:: Task ::
Down to the final line, print each entry exactly.

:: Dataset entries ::
▬▬▬▬▬▬▬▬▬▬

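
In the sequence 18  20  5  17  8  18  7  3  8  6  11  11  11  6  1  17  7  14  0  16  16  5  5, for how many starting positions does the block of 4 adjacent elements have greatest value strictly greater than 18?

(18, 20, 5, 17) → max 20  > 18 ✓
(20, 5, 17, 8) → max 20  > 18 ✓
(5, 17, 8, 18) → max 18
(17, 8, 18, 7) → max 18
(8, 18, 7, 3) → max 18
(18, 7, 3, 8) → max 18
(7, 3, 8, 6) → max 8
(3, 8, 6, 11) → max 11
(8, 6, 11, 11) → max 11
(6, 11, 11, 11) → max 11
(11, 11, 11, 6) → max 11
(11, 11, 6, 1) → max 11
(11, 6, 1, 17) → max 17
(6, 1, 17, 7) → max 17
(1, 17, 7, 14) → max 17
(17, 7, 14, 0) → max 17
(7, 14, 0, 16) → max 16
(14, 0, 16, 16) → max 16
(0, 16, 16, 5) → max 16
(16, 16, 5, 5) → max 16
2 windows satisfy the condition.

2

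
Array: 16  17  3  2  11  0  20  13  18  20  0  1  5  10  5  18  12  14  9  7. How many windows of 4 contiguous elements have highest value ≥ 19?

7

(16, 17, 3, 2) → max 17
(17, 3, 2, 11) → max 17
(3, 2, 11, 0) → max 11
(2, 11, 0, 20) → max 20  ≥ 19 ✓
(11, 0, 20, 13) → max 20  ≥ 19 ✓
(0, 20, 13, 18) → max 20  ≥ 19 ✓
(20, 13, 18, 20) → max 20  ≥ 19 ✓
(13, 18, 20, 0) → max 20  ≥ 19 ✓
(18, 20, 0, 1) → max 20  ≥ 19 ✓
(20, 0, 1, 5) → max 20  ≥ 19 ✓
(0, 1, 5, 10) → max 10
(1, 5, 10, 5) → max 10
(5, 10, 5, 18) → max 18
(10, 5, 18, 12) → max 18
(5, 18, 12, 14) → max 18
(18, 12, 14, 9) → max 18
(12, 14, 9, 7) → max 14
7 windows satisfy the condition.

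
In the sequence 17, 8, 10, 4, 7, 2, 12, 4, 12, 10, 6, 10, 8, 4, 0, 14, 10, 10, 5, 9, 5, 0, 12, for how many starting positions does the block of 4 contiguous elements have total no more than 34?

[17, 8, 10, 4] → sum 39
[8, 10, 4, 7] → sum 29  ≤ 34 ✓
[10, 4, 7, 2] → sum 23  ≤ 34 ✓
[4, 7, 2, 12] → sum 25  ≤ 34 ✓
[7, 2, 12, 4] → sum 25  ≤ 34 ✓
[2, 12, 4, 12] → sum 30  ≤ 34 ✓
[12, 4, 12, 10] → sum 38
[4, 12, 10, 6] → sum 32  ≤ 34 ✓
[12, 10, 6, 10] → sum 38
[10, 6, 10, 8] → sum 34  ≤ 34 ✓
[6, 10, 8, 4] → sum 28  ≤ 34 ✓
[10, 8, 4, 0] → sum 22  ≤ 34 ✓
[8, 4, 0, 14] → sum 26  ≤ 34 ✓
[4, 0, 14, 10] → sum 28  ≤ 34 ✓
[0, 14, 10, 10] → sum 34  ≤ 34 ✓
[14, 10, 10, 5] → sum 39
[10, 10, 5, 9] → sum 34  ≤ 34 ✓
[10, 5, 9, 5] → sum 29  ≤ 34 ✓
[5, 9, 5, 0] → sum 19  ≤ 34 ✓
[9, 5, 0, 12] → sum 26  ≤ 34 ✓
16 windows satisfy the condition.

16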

▬▬▬▬▬▬▬▬▬▬

:: Reply to the exercise ::
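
In the sequence 18  20  5  17  8  18  7  3  8  6  11  11  11  6  1  17  7  14  0  16  16  5  5, for how many starting positions does the block of 4 adjacent elements have greatest value strictly greater than 18?

(18, 20, 5, 17) → max 20  > 18 ✓
(20, 5, 17, 8) → max 20  > 18 ✓
(5, 17, 8, 18) → max 18
(17, 8, 18, 7) → max 18
(8, 18, 7, 3) → max 18
(18, 7, 3, 8) → max 18
(7, 3, 8, 6) → max 8
(3, 8, 6, 11) → max 11
(8, 6, 11, 11) → max 11
(6, 11, 11, 11) → max 11
(11, 11, 11, 6) → max 11
(11, 11, 6, 1) → max 11
(11, 6, 1, 17) → max 17
(6, 1, 17, 7) → max 17
(1, 17, 7, 14) → max 17
(17, 7, 14, 0) → max 17
(7, 14, 0, 16) → max 16
(14, 0, 16, 16) → max 16
(0, 16, 16, 5) → max 16
(16, 16, 5, 5) → max 16
2 windows satisfy the condition.

2

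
Array: 16  17  3  2  11  0  20  13  18  20  0  1  5  10  5  18  12  14  9  7. How many windows of 4 contiguous elements have highest value ≥ 19?

7

(16, 17, 3, 2) → max 17
(17, 3, 2, 11) → max 17
(3, 2, 11, 0) → max 11
(2, 11, 0, 20) → max 20  ≥ 19 ✓
(11, 0, 20, 13) → max 20  ≥ 19 ✓
(0, 20, 13, 18) → max 20  ≥ 19 ✓
(20, 13, 18, 20) → max 20  ≥ 19 ✓
(13, 18, 20, 0) → max 20  ≥ 19 ✓
(18, 20, 0, 1) → max 20  ≥ 19 ✓
(20, 0, 1, 5) → max 20  ≥ 19 ✓
(0, 1, 5, 10) → max 10
(1, 5, 10, 5) → max 10
(5, 10, 5, 18) → max 18
(10, 5, 18, 12) → max 18
(5, 18, 12, 14) → max 18
(18, 12, 14, 9) → max 18
(12, 14, 9, 7) → max 14
7 windows satisfy the condition.

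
In the sequence 17, 8, 10, 4, 7, 2, 12, 4, 12, 10, 6, 10, 8, 4, 0, 14, 10, 10, 5, 9, 5, 0, 12, for how many starting positions does the block of 4 contiguous elements have total no more than 34?

[17, 8, 10, 4] → sum 39
[8, 10, 4, 7] → sum 29  ≤ 34 ✓
[10, 4, 7, 2] → sum 23  ≤ 34 ✓
[4, 7, 2, 12] → sum 25  ≤ 34 ✓
[7, 2, 12, 4] → sum 25  ≤ 34 ✓
[2, 12, 4, 12] → sum 30  ≤ 34 ✓
[12, 4, 12, 10] → sum 38
[4, 12, 10, 6] → sum 32  ≤ 34 ✓
[12, 10, 6, 10] → sum 38
[10, 6, 10, 8] → sum 34  ≤ 34 ✓
[6, 10, 8, 4] → sum 28  ≤ 34 ✓
[10, 8, 4, 0] → sum 22  ≤ 34 ✓
[8, 4, 0, 14] → sum 26  ≤ 34 ✓
[4, 0, 14, 10] → sum 28  ≤ 34 ✓
[0, 14, 10, 10] → sum 34  ≤ 34 ✓
[14, 10, 10, 5] → sum 39
[10, 10, 5, 9] → sum 34  ≤ 34 ✓
[10, 5, 9, 5] → sum 29  ≤ 34 ✓
[5, 9, 5, 0] → sum 19  ≤ 34 ✓
[9, 5, 0, 12] → sum 26  ≤ 34 ✓
16 windows satisfy the condition.

16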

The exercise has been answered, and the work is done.